Work instructions: Return, word for word, only the lines of the data below that lie between the line with "Let P(u, r)" and the line with "Answer: -50", those two lines included.

═══ Provided records ═══

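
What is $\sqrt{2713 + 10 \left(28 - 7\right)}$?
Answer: $\sqrt{2923} \approx 54.065$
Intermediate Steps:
$\sqrt{2713 + 10 \left(28 - 7\right)} = \sqrt{2713 + 10 \cdot 21} = \sqrt{2713 + 210} = \sqrt{2923}$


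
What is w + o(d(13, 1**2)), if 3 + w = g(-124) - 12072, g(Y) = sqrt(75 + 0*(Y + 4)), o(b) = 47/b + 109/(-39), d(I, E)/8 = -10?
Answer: -37684553/3120 + 5*sqrt(3) ≈ -12070.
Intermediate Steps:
d(I, E) = -80 (d(I, E) = 8*(-10) = -80)
o(b) = -109/39 + 47/b (o(b) = 47/b + 109*(-1/39) = 47/b - 109/39 = -109/39 + 47/b)
g(Y) = 5*sqrt(3) (g(Y) = sqrt(75 + 0*(4 + Y)) = sqrt(75 + 0) = sqrt(75) = 5*sqrt(3))
w = -12075 + 5*sqrt(3) (w = -3 + (5*sqrt(3) - 12072) = -3 + (-12072 + 5*sqrt(3)) = -12075 + 5*sqrt(3) ≈ -12066.)
w + o(d(13, 1**2)) = (-12075 + 5*sqrt(3)) + (-109/39 + 47/(-80)) = (-12075 + 5*sqrt(3)) + (-109/39 + 47*(-1/80)) = (-12075 + 5*sqrt(3)) + (-109/39 - 47/80) = (-12075 + 5*sqrt(3)) - 10553/3120 = -37684553/3120 + 5*sqrt(3)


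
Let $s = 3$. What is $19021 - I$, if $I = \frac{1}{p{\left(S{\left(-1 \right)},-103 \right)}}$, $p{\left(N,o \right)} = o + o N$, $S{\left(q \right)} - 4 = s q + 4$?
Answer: $\frac{11754979}{618} \approx 19021.0$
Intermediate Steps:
$S{\left(q \right)} = 8 + 3 q$ ($S{\left(q \right)} = 4 + \left(3 q + 4\right) = 4 + \left(4 + 3 q\right) = 8 + 3 q$)
$p{\left(N,o \right)} = o + N o$
$I = - \frac{1}{618}$ ($I = \frac{1}{\left(-103\right) \left(1 + \left(8 + 3 \left(-1\right)\right)\right)} = \frac{1}{\left(-103\right) \left(1 + \left(8 - 3\right)\right)} = \frac{1}{\left(-103\right) \left(1 + 5\right)} = \frac{1}{\left(-103\right) 6} = \frac{1}{-618} = - \frac{1}{618} \approx -0.0016181$)
$19021 - I = 19021 - - \frac{1}{618} = 19021 + \frac{1}{618} = \frac{11754979}{618}$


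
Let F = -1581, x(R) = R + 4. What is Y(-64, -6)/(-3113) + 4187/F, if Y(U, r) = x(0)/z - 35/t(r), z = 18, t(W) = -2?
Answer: -7124809/2684538 ≈ -2.6540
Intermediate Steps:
x(R) = 4 + R
Y(U, r) = 319/18 (Y(U, r) = (4 + 0)/18 - 35/(-2) = 4*(1/18) - 35*(-½) = 2/9 + 35/2 = 319/18)
Y(-64, -6)/(-3113) + 4187/F = (319/18)/(-3113) + 4187/(-1581) = (319/18)*(-1/3113) + 4187*(-1/1581) = -29/5094 - 4187/1581 = -7124809/2684538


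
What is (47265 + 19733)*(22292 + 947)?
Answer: 1556966522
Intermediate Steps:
(47265 + 19733)*(22292 + 947) = 66998*23239 = 1556966522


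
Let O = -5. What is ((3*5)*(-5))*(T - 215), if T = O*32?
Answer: 28125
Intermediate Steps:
T = -160 (T = -5*32 = -160)
((3*5)*(-5))*(T - 215) = ((3*5)*(-5))*(-160 - 215) = (15*(-5))*(-375) = -75*(-375) = 28125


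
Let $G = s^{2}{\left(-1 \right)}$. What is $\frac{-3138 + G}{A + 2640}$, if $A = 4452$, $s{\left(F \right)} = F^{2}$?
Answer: $- \frac{3137}{7092} \approx -0.44233$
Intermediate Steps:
$G = 1$ ($G = \left(\left(-1\right)^{2}\right)^{2} = 1^{2} = 1$)
$\frac{-3138 + G}{A + 2640} = \frac{-3138 + 1}{4452 + 2640} = - \frac{3137}{7092}$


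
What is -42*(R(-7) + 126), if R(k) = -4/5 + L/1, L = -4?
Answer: -25452/5 ≈ -5090.4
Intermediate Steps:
R(k) = -24/5 (R(k) = -4/5 - 4/1 = -4*1/5 - 4*1 = -4/5 - 4 = -24/5)
-42*(R(-7) + 126) = -42*(-24/5 + 126) = -42*606/5 = -25452/5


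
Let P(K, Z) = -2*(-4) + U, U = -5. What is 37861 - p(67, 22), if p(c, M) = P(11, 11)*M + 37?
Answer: 37758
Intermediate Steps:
P(K, Z) = 3 (P(K, Z) = -2*(-4) - 5 = 8 - 5 = 3)
p(c, M) = 37 + 3*M (p(c, M) = 3*M + 37 = 37 + 3*M)
37861 - p(67, 22) = 37861 - (37 + 3*22) = 37861 - (37 + 66) = 37861 - 1*103 = 37861 - 103 = 37758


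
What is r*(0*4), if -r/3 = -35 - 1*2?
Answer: 0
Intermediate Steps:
r = 111 (r = -3*(-35 - 1*2) = -3*(-35 - 2) = -3*(-37) = 111)
r*(0*4) = 111*(0*4) = 111*0 = 0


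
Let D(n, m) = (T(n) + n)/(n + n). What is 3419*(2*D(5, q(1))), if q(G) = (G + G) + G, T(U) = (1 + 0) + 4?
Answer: 6838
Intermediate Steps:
T(U) = 5 (T(U) = 1 + 4 = 5)
q(G) = 3*G (q(G) = 2*G + G = 3*G)
D(n, m) = (5 + n)/(2*n) (D(n, m) = (5 + n)/(n + n) = (5 + n)/((2*n)) = (5 + n)*(1/(2*n)) = (5 + n)/(2*n))
3419*(2*D(5, q(1))) = 3419*(2*((½)*(5 + 5)/5)) = 3419*(2*((½)*(⅕)*10)) = 3419*(2*1) = 3419*2 = 6838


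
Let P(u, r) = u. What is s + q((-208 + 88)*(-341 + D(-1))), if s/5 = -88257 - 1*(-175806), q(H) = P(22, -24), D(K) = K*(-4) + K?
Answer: 437767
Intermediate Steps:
D(K) = -3*K (D(K) = -4*K + K = -3*K)
q(H) = 22
s = 437745 (s = 5*(-88257 - 1*(-175806)) = 5*(-88257 + 175806) = 5*87549 = 437745)
s + q((-208 + 88)*(-341 + D(-1))) = 437745 + 22 = 437767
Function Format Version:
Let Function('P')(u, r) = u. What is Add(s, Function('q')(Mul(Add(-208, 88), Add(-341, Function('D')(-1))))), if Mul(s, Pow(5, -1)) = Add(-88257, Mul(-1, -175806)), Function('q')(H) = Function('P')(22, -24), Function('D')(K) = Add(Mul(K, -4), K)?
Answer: 437767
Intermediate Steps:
Function('D')(K) = Mul(-3, K) (Function('D')(K) = Add(Mul(-4, K), K) = Mul(-3, K))
Function('q')(H) = 22
s = 437745 (s = Mul(5, Add(-88257, Mul(-1, -175806))) = Mul(5, Add(-88257, 175806)) = Mul(5, 87549) = 437745)
Add(s, Function('q')(Mul(Add(-208, 88), Add(-341, Function('D')(-1))))) = Add(437745, 22) = 437767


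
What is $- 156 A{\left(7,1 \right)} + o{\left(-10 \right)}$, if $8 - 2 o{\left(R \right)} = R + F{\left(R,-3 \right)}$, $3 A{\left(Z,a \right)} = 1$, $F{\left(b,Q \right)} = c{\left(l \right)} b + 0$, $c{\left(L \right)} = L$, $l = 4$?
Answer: $-23$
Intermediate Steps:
$F{\left(b,Q \right)} = 4 b$ ($F{\left(b,Q \right)} = 4 b + 0 = 4 b$)
$A{\left(Z,a \right)} = \frac{1}{3}$ ($A{\left(Z,a \right)} = \frac{1}{3} \cdot 1 = \frac{1}{3}$)
$o{\left(R \right)} = 4 - \frac{5 R}{2}$ ($o{\left(R \right)} = 4 - \frac{R + 4 R}{2} = 4 - \frac{5 R}{2}$)
$- 156 A{\left(7,1 \right)} + o{\left(-10 \right)} = \left(-156\right) \frac{1}{3} + \left(4 - -25\right) = -52 + \left(4 + 25\right) = -52 + 29 = -23$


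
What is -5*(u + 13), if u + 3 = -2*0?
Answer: -50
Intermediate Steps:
u = -3 (u = -3 - 2*0 = -3 + 0 = -3)
-5*(u + 13) = -5*(-3 + 13) = -5*10 = -50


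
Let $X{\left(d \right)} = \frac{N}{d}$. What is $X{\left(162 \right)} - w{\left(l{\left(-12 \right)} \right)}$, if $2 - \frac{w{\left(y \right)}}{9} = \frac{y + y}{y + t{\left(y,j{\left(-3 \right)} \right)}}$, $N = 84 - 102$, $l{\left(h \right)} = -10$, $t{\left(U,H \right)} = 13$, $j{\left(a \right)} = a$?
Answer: $- \frac{703}{9} \approx -78.111$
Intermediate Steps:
$N = -18$ ($N = 84 - 102 = -18$)
$X{\left(d \right)} = - \frac{18}{d}$
$w{\left(y \right)} = 18 - \frac{18 y}{13 + y}$ ($w{\left(y \right)} = 18 - 9 \frac{y + y}{y + 13} = 18 - 9 \frac{2 y}{13 + y} = 18 - \frac{18 y}{13 + y}$)
$X{\left(162 \right)} - w{\left(l{\left(-12 \right)} \right)} = - \frac{18}{162} - \frac{234}{13 - 10} = \left(-18\right) \frac{1}{162} - \frac{234}{3} = - \frac{1}{9} - 234 \cdot \frac{1}{3} = - \frac{1}{9} - 78 = - \frac{703}{9}$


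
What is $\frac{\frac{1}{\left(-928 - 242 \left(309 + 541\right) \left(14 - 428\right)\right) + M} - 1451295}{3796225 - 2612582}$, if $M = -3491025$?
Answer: $- \frac{118524138011864}{96665575426621} \approx -1.2261$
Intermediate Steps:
$\frac{\frac{1}{\left(-928 - 242 \left(309 + 541\right) \left(14 - 428\right)\right) + M} - 1451295}{3796225 - 2612582} = \frac{\frac{1}{\left(-928 - 242 \left(309 + 541\right) \left(14 - 428\right)\right) - 3491025} - 1451295}{3796225 - 2612582} = \frac{\frac{1}{\left(-928 - 242 \cdot 850 \left(-414\right)\right) - 3491025} - 1451295}{1183643} = \left(\frac{1}{\left(-928 - -85159800\right) - 3491025} - 1451295\right) \frac{1}{1183643} = \left(\frac{1}{\left(-928 + 85159800\right) - 3491025} - 1451295\right) \frac{1}{1183643} = \left(\frac{1}{85158872 - 3491025} - 1451295\right) \frac{1}{1183643} = \left(\frac{1}{81667847} - 1451295\right) \frac{1}{1183643} = \left(- \frac{118524138011864}{81667847}\right) \frac{1}{1183643} = - \frac{118524138011864}{96665575426621}$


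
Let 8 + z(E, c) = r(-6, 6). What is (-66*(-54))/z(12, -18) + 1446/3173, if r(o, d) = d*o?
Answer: -255567/3173 ≈ -80.544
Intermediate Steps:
z(E, c) = -44 (z(E, c) = -8 + 6*(-6) = -8 - 36 = -44)
(-66*(-54))/z(12, -18) + 1446/3173 = -66*(-54)/(-44) + 1446/3173 = 3564*(-1/44) + 1446*(1/3173) = -81 + 1446/3173 = -255567/3173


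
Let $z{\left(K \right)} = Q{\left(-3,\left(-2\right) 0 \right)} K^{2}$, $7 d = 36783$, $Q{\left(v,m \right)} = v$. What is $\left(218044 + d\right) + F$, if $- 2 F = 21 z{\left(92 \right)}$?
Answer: $\frac{3429403}{7} \approx 4.8991 \cdot 10^{5}$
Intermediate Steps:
$d = \frac{36783}{7}$ ($d = \frac{1}{7} \cdot 36783 = \frac{36783}{7} \approx 5254.7$)
$z{\left(K \right)} = - 3 K^{2}$
$F = 266616$ ($F = - \frac{21 \left(- 3 \cdot 92^{2}\right)}{2} = - \frac{21 \left(\left(-3\right) 8464\right)}{2} = - \frac{21 \left(-25392\right)}{2} = \left(- \frac{1}{2}\right) \left(-533232\right) = 266616$)
$\left(218044 + d\right) + F = \left(218044 + \frac{36783}{7}\right) + 266616 = \frac{1563091}{7} + 266616 = \frac{3429403}{7}$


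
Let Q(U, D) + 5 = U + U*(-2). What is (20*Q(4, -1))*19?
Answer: -3420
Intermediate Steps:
Q(U, D) = -5 - U (Q(U, D) = -5 + (U + U*(-2)) = -5 + (U - 2*U) = -5 - U)
(20*Q(4, -1))*19 = (20*(-5 - 1*4))*19 = (20*(-5 - 4))*19 = (20*(-9))*19 = -180*19 = -3420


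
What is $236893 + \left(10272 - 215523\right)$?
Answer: $31642$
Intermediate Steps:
$236893 + \left(10272 - 215523\right) = 236893 - 205251 = 31642$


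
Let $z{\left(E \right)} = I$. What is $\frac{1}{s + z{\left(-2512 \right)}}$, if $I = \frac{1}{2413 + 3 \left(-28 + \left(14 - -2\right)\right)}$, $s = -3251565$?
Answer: $- \frac{2377}{7728970004} \approx -3.0754 \cdot 10^{-7}$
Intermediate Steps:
$I = \frac{1}{2377}$ ($I = \frac{1}{2413 + 3 \left(-28 + \left(14 + 2\right)\right)} = \frac{1}{2413 + 3 \left(-28 + 16\right)} = \frac{1}{2413 + 3 \left(-12\right)} = \frac{1}{2413 - 36} = \frac{1}{2377} \approx 0.0004207$)
$z{\left(E \right)} = \frac{1}{2377}$
$\frac{1}{s + z{\left(-2512 \right)}} = \frac{1}{-3251565 + \frac{1}{2377}} = \frac{1}{- \frac{7728970004}{2377}} = - \frac{2377}{7728970004}$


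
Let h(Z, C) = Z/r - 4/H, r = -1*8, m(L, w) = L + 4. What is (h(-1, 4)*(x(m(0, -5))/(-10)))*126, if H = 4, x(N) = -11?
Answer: -4851/40 ≈ -121.28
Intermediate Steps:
m(L, w) = 4 + L
r = -8
h(Z, C) = -1 - Z/8 (h(Z, C) = Z/(-8) - 4/4 = Z*(-⅛) - 4*¼ = -Z/8 - 1 = -1 - Z/8)
(h(-1, 4)*(x(m(0, -5))/(-10)))*126 = ((-1 - ⅛*(-1))*(-11/(-10)))*126 = ((-1 + ⅛)*(-11*(-⅒)))*126 = -7/8*11/10*126 = -77/80*126 = -4851/40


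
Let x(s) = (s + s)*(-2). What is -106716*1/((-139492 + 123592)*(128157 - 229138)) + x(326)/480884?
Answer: -44687868303/16085548761325 ≈ -0.0027781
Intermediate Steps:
x(s) = -4*s (x(s) = (2*s)*(-2) = -4*s)
-106716*1/((-139492 + 123592)*(128157 - 229138)) + x(326)/480884 = -106716*1/((-139492 + 123592)*(128157 - 229138)) - 4*326/480884 = -106716/((-100981*(-15900))) - 1304*1/480884 = -106716/1605597900 - 326/120221 = -106716*1/1605597900 - 326/120221 = -8893/133799825 - 326/120221 = -44687868303/16085548761325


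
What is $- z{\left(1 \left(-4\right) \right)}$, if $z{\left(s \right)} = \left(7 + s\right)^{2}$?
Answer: $-9$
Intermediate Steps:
$- z{\left(1 \left(-4\right) \right)} = - \left(7 + 1 \left(-4\right)\right)^{2} = - \left(7 - 4\right)^{2} = - 3^{2} = \left(-1\right) 9 = -9$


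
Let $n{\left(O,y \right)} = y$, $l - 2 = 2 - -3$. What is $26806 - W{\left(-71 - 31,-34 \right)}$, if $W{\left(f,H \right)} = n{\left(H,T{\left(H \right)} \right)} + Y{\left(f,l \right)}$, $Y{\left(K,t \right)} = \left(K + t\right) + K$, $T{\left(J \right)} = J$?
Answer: $27037$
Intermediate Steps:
$l = 7$ ($l = 2 + \left(2 - -3\right) = 2 + \left(2 + 3\right) = 2 + 5 = 7$)
$Y{\left(K,t \right)} = t + 2 K$
$W{\left(f,H \right)} = 7 + H + 2 f$ ($W{\left(f,H \right)} = H + \left(7 + 2 f\right) = 7 + H + 2 f$)
$26806 - W{\left(-71 - 31,-34 \right)} = 26806 - \left(7 - 34 + 2 \left(-71 - 31\right)\right) = 26806 - \left(7 - 34 + 2 \left(-102\right)\right) = 26806 - \left(7 - 34 - 204\right) = 26806 - -231 = 26806 + 231 = 27037$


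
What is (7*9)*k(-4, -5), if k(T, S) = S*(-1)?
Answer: 315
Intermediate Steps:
k(T, S) = -S
(7*9)*k(-4, -5) = (7*9)*(-1*(-5)) = 63*5 = 315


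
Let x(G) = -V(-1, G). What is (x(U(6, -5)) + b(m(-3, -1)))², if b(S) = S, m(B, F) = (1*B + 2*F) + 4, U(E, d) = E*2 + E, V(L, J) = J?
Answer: 361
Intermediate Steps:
U(E, d) = 3*E (U(E, d) = 2*E + E = 3*E)
m(B, F) = 4 + B + 2*F (m(B, F) = (B + 2*F) + 4 = 4 + B + 2*F)
x(G) = -G
(x(U(6, -5)) + b(m(-3, -1)))² = (-3*6 + (4 - 3 + 2*(-1)))² = (-1*18 + (4 - 3 - 2))² = (-18 - 1)² = (-19)² = 361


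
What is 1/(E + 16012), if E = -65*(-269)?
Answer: 1/33497 ≈ 2.9853e-5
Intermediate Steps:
E = 17485
1/(E + 16012) = 1/(17485 + 16012) = 1/33497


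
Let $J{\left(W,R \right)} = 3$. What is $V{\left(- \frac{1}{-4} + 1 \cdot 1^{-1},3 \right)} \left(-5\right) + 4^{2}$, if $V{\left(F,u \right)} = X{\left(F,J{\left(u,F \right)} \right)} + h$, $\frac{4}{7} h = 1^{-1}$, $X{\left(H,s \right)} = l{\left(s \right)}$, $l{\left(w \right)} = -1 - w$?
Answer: $\frac{109}{4} \approx 27.25$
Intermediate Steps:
$X{\left(H,s \right)} = -1 - s$
$h = \frac{7}{4}$ ($h = \frac{7}{4 \cdot 1} = \frac{7}{4} \cdot 1 = \frac{7}{4} \approx 1.75$)
$V{\left(F,u \right)} = - \frac{9}{4}$ ($V{\left(F,u \right)} = \left(-1 - 3\right) + \frac{7}{4} = -4 + \frac{7}{4} = - \frac{9}{4}$)
$V{\left(- \frac{1}{-4} + 1 \cdot 1^{-1},3 \right)} \left(-5\right) + 4^{2} = \left(- \frac{9}{4}\right) \left(-5\right) + 4^{2} = \frac{45}{4} + 16 = \frac{109}{4}$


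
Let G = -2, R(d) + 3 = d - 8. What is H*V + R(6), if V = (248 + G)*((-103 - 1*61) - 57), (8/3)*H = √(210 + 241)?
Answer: -5 - 81549*√451/4 ≈ -4.3296e+5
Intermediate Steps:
R(d) = -11 + d (R(d) = -3 + (d - 8) = -3 + (-8 + d) = -11 + d)
H = 3*√451/8 (H = 3*√(210 + 241)/8 = 3*√451/8 ≈ 7.9638)
V = -54366 (V = (248 - 2)*((-103 - 1*61) - 57) = 246*((-103 - 61) - 57) = 246*(-164 - 57) = 246*(-221) = -54366)
H*V + R(6) = (3*√451/8)*(-54366) + (-11 + 6) = -81549*√451/4 - 5 = -5 - 81549*√451/4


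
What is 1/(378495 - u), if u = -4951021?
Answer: 1/5329516 ≈ 1.8763e-7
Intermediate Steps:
1/(378495 - u) = 1/(378495 - 1*(-4951021)) = 1/(378495 + 4951021) = 1/5329516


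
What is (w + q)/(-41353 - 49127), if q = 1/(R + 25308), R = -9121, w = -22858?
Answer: 2551741/10100688 ≈ 0.25263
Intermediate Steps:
q = 1/16187 (q = 1/(-9121 + 25308) = 1/16187 ≈ 6.1778e-5)
(w + q)/(-41353 - 49127) = (-22858 + 1/16187)/(-41353 - 49127) = -370002445/16187/(-90480) = -370002445/16187*(-1/90480) = 2551741/10100688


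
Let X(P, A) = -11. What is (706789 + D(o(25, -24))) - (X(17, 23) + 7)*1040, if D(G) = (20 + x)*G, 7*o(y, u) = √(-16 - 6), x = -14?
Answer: 710949 + 6*I*√22/7 ≈ 7.1095e+5 + 4.0204*I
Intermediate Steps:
o(y, u) = I*√22/7 (o(y, u) = √(-16 - 6)/7 = √(-22)/7 = (I*√22)/7 = I*√22/7)
D(G) = 6*G (D(G) = (20 - 14)*G = 6*G)
(706789 + D(o(25, -24))) - (X(17, 23) + 7)*1040 = (706789 + 6*(I*√22/7)) - (-11 + 7)*1040 = (706789 + 6*I*√22/7) - (-4)*1040 = (706789 + 6*I*√22/7) - 1*(-4160) = (706789 + 6*I*√22/7) + 4160 = 710949 + 6*I*√22/7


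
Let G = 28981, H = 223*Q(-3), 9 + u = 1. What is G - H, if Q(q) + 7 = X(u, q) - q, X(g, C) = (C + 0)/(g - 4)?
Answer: 119269/4 ≈ 29817.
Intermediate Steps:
u = -8 (u = -9 + 1 = -8)
X(g, C) = C/(-4 + g)
Q(q) = -7 - 13*q/12 (Q(q) = -7 + (q/(-4 - 8) - q) = -7 + (q/(-12) - q) = -7 + (q*(-1/12) - q) = -7 + (-q/12 - q) = -7 - 13*q/12)
H = -3345/4 (H = 223*(-7 - 13/12*(-3)) = 223*(-7 + 13/4) = 223*(-15/4) = -3345/4 ≈ -836.25)
G - H = 28981 - 1*(-3345/4) = 28981 + 3345/4 = 119269/4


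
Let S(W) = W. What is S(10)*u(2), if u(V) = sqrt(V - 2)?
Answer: 0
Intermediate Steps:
u(V) = sqrt(-2 + V)
S(10)*u(2) = 10*sqrt(-2 + 2) = 10*sqrt(0) = 10*0 = 0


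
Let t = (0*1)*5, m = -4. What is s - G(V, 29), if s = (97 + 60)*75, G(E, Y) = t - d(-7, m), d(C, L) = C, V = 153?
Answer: 11768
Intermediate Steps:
t = 0 (t = 0*5 = 0)
G(E, Y) = 7 (G(E, Y) = 0 - 1*(-7) = 0 + 7 = 7)
s = 11775 (s = 157*75 = 11775)
s - G(V, 29) = 11775 - 1*7 = 11775 - 7 = 11768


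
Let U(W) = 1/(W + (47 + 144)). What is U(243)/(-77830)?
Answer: -1/33778220 ≈ -2.9605e-8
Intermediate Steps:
U(W) = 1/(191 + W) (U(W) = 1/(W + 191) = 1/(191 + W))
U(243)/(-77830) = 1/((191 + 243)*(-77830)) = -1/77830/434 = (1/434)*(-1/77830) = -1/33778220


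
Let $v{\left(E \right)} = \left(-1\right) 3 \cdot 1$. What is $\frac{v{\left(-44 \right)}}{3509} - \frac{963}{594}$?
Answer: $- \frac{34151}{21054} \approx -1.6221$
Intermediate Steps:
$v{\left(E \right)} = -3$ ($v{\left(E \right)} = \left(-3\right) 1 = -3$)
$\frac{v{\left(-44 \right)}}{3509} - \frac{963}{594} = - \frac{3}{3509} - \frac{963}{594} = \left(-3\right) \frac{1}{3509} - \frac{107}{66} = - \frac{3}{3509} - \frac{107}{66} = - \frac{34151}{21054}$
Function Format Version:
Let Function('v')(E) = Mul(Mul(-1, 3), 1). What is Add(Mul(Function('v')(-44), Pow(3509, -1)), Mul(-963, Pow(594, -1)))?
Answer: Rational(-34151, 21054) ≈ -1.6221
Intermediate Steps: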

═══

Written answer:
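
Let P(u, r) = u. What is s + q((-208 + 88)*(-341 + D(-1))), if s/5 = -88257 - 1*(-175806), q(H) = P(22, -24), D(K) = K*(-4) + K?
Answer: 437767
Intermediate Steps:
D(K) = -3*K (D(K) = -4*K + K = -3*K)
q(H) = 22
s = 437745 (s = 5*(-88257 - 1*(-175806)) = 5*(-88257 + 175806) = 5*87549 = 437745)
s + q((-208 + 88)*(-341 + D(-1))) = 437745 + 22 = 437767
Function Format Version:
Let Function('P')(u, r) = u. What is Add(s, Function('q')(Mul(Add(-208, 88), Add(-341, Function('D')(-1))))), if Mul(s, Pow(5, -1)) = Add(-88257, Mul(-1, -175806)), Function('q')(H) = Function('P')(22, -24), Function('D')(K) = Add(Mul(K, -4), K)?
Answer: 437767
Intermediate Steps:
Function('D')(K) = Mul(-3, K) (Function('D')(K) = Add(Mul(-4, K), K) = Mul(-3, K))
Function('q')(H) = 22
s = 437745 (s = Mul(5, Add(-88257, Mul(-1, -175806))) = Mul(5, Add(-88257, 175806)) = Mul(5, 87549) = 437745)
Add(s, Function('q')(Mul(Add(-208, 88), Add(-341, Function('D')(-1))))) = Add(437745, 22) = 437767


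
What is $- 156 A{\left(7,1 \right)} + o{\left(-10 \right)}$, if $8 - 2 o{\left(R \right)} = R + F{\left(R,-3 \right)}$, $3 A{\left(Z,a \right)} = 1$, $F{\left(b,Q \right)} = c{\left(l \right)} b + 0$, $c{\left(L \right)} = L$, $l = 4$?
Answer: $-23$
Intermediate Steps:
$F{\left(b,Q \right)} = 4 b$ ($F{\left(b,Q \right)} = 4 b + 0 = 4 b$)
$A{\left(Z,a \right)} = \frac{1}{3}$ ($A{\left(Z,a \right)} = \frac{1}{3} \cdot 1 = \frac{1}{3}$)
$o{\left(R \right)} = 4 - \frac{5 R}{2}$ ($o{\left(R \right)} = 4 - \frac{R + 4 R}{2} = 4 - \frac{5 R}{2}$)
$- 156 A{\left(7,1 \right)} + o{\left(-10 \right)} = \left(-156\right) \frac{1}{3} + \left(4 - -25\right) = -52 + \left(4 + 25\right) = -52 + 29 = -23$


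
What is -5*(u + 13), if u + 3 = -2*0?
Answer: -50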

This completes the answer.